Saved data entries
--------------------------------------------------
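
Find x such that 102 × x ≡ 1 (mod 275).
213

gcd(102, 275) = 1, so the inverse exists.
Extended Euclidean algorithm on (275, 102):
275 = 2 × 102 + 71  ⟹  71 = (1)·275 + (-2)·102
102 = 1 × 71 + 31  ⟹  31 = (-1)·275 + (3)·102
71 = 2 × 31 + 9  ⟹  9 = (3)·275 + (-8)·102
31 = 3 × 9 + 4  ⟹  4 = (-10)·275 + (27)·102
9 = 2 × 4 + 1  ⟹  1 = (23)·275 + (-62)·102
So (-62)·102 ≡ 1 (mod 275), i.e. 102^(-1) ≡ -62 ≡ 213 (mod 275).
Check: 102 × 213 = 21726 ≡ 1 (mod 275)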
--------------------------------------------------
_WHAT THIS TASK INVOLVES_
Retype the records in full. Keep every line identical to the original.

_COMPLETED TASK_
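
Find x such that 102 × x ≡ 1 (mod 275).
213

gcd(102, 275) = 1, so the inverse exists.
Extended Euclidean algorithm on (275, 102):
275 = 2 × 102 + 71  ⟹  71 = (1)·275 + (-2)·102
102 = 1 × 71 + 31  ⟹  31 = (-1)·275 + (3)·102
71 = 2 × 31 + 9  ⟹  9 = (3)·275 + (-8)·102
31 = 3 × 9 + 4  ⟹  4 = (-10)·275 + (27)·102
9 = 2 × 4 + 1  ⟹  1 = (23)·275 + (-62)·102
So (-62)·102 ≡ 1 (mod 275), i.e. 102^(-1) ≡ -62 ≡ 213 (mod 275).
Check: 102 × 213 = 21726 ≡ 1 (mod 275)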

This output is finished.